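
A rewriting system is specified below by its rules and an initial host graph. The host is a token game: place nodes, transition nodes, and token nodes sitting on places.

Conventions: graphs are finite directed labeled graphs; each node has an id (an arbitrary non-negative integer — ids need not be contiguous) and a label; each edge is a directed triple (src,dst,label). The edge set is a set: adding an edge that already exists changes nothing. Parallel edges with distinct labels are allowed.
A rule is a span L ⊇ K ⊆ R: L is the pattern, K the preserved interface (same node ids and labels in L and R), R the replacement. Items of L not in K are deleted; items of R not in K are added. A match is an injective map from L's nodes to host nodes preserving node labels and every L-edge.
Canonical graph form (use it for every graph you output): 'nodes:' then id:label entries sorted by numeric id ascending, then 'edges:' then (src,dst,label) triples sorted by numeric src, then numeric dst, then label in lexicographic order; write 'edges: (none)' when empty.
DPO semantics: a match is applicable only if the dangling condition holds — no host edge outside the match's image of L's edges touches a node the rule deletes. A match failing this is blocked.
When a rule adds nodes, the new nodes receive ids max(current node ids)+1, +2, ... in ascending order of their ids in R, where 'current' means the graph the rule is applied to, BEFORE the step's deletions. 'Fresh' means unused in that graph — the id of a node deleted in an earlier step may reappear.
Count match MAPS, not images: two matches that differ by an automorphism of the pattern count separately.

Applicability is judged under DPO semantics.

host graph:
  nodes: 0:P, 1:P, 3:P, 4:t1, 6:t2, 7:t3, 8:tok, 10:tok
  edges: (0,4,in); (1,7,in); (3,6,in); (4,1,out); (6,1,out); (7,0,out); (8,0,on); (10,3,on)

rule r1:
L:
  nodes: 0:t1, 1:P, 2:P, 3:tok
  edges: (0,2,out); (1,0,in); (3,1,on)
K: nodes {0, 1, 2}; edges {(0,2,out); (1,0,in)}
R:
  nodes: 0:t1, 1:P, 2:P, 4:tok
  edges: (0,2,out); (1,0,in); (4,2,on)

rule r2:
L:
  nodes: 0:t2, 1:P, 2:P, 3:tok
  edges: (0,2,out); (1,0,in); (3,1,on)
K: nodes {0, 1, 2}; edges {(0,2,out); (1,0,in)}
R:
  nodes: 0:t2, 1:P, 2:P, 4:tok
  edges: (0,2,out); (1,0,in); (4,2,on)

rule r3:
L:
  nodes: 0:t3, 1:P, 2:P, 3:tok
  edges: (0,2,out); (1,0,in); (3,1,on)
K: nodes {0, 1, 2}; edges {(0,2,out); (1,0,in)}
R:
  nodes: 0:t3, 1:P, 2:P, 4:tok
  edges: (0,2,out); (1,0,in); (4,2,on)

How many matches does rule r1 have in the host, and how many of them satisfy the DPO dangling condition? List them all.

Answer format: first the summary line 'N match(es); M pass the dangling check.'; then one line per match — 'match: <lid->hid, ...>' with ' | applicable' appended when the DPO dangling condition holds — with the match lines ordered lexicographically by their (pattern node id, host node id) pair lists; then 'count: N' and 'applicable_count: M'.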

REQUIREMENT:
Exactly as written, return every line of the material.

TASK SOLUTION:
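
A rewriting system is specified below by its rules and an initial host graph. The host is a token game: place nodes, transition nodes, and token nodes sitting on places.

Conventions: graphs are finite directed labeled graphs; each node has an id (an arbitrary non-negative integer — ids need not be contiguous) and a label; each edge is a directed triple (src,dst,label). The edge set is a set: adding an edge that already exists changes nothing. Parallel edges with distinct labels are allowed.
A rule is a span L ⊇ K ⊆ R: L is the pattern, K the preserved interface (same node ids and labels in L and R), R the replacement. Items of L not in K are deleted; items of R not in K are added. A match is an injective map from L's nodes to host nodes preserving node labels and every L-edge.
Canonical graph form (use it for every graph you output): 'nodes:' then id:label entries sorted by numeric id ascending, then 'edges:' then (src,dst,label) triples sorted by numeric src, then numeric dst, then label in lexicographic order; write 'edges: (none)' when empty.
DPO semantics: a match is applicable only if the dangling condition holds — no host edge outside the match's image of L's edges touches a node the rule deletes. A match failing this is blocked.
When a rule adds nodes, the new nodes receive ids max(current node ids)+1, +2, ... in ascending order of their ids in R, where 'current' means the graph the rule is applied to, BEFORE the step's deletions. 'Fresh' means unused in that graph — the id of a node deleted in an earlier step may reappear.
Count match MAPS, not images: two matches that differ by an automorphism of the pattern count separately.

Applicability is judged under DPO semantics.

host graph:
  nodes: 0:P, 1:P, 3:P, 4:t1, 6:t2, 7:t3, 8:tok, 10:tok
  edges: (0,4,in); (1,7,in); (3,6,in); (4,1,out); (6,1,out); (7,0,out); (8,0,on); (10,3,on)

rule r1:
L:
  nodes: 0:t1, 1:P, 2:P, 3:tok
  edges: (0,2,out); (1,0,in); (3,1,on)
K: nodes {0, 1, 2}; edges {(0,2,out); (1,0,in)}
R:
  nodes: 0:t1, 1:P, 2:P, 4:tok
  edges: (0,2,out); (1,0,in); (4,2,on)

rule r2:
L:
  nodes: 0:t2, 1:P, 2:P, 3:tok
  edges: (0,2,out); (1,0,in); (3,1,on)
K: nodes {0, 1, 2}; edges {(0,2,out); (1,0,in)}
R:
  nodes: 0:t2, 1:P, 2:P, 4:tok
  edges: (0,2,out); (1,0,in); (4,2,on)

rule r3:
L:
  nodes: 0:t3, 1:P, 2:P, 3:tok
  edges: (0,2,out); (1,0,in); (3,1,on)
K: nodes {0, 1, 2}; edges {(0,2,out); (1,0,in)}
R:
  nodes: 0:t3, 1:P, 2:P, 4:tok
  edges: (0,2,out); (1,0,in); (4,2,on)

How many matches does rule r1 have in the host, and how many of them satisfy the DPO dangling condition? List them all.

Answer format: first the summary line 'N match(es); M pass the dangling check.'; then one line per match — 'match: <lid->hid, ...>' with ' | applicable' appended when the DPO dangling condition holds — with the match lines ordered lexicographically by their (pattern node id, host node id) pair lists; then 'count: N' and 'applicable_count: M'.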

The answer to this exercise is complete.